(Dataset records)

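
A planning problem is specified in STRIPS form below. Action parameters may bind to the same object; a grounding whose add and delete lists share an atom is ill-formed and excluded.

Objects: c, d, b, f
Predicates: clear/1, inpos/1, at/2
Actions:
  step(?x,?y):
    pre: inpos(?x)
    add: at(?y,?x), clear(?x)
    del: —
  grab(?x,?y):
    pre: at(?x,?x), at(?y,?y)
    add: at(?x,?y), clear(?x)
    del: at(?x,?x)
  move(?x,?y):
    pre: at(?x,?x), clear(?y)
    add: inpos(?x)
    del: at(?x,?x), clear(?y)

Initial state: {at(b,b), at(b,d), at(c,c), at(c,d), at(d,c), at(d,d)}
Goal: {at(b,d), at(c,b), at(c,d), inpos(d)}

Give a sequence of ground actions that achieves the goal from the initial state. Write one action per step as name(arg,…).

1. grab(c,b)  →  {at(b,b), at(b,d), at(c,b), at(c,d), at(d,c), at(d,d), clear(c)}
2. move(d,c)  →  {at(b,b), at(b,d), at(c,b), at(c,d), at(d,c), inpos(d)}

grab(c,b); move(d,c)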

(End Dataset records)

→ Task prompt
Return the full listing exactly as written.

→ Reply to the task
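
A planning problem is specified in STRIPS form below. Action parameters may bind to the same object; a grounding whose add and delete lists share an atom is ill-formed and excluded.

Objects: c, d, b, f
Predicates: clear/1, inpos/1, at/2
Actions:
  step(?x,?y):
    pre: inpos(?x)
    add: at(?y,?x), clear(?x)
    del: —
  grab(?x,?y):
    pre: at(?x,?x), at(?y,?y)
    add: at(?x,?y), clear(?x)
    del: at(?x,?x)
  move(?x,?y):
    pre: at(?x,?x), clear(?y)
    add: inpos(?x)
    del: at(?x,?x), clear(?y)

Initial state: {at(b,b), at(b,d), at(c,c), at(c,d), at(d,c), at(d,d)}
Goal: {at(b,d), at(c,b), at(c,d), inpos(d)}

Give a sequence of ground actions that achieves the goal from the initial state. Write one action per step as name(arg,…).

1. grab(c,b)  →  {at(b,b), at(b,d), at(c,b), at(c,d), at(d,c), at(d,d), clear(c)}
2. move(d,c)  →  {at(b,b), at(b,d), at(c,b), at(c,d), at(d,c), inpos(d)}

grab(c,b); move(d,c)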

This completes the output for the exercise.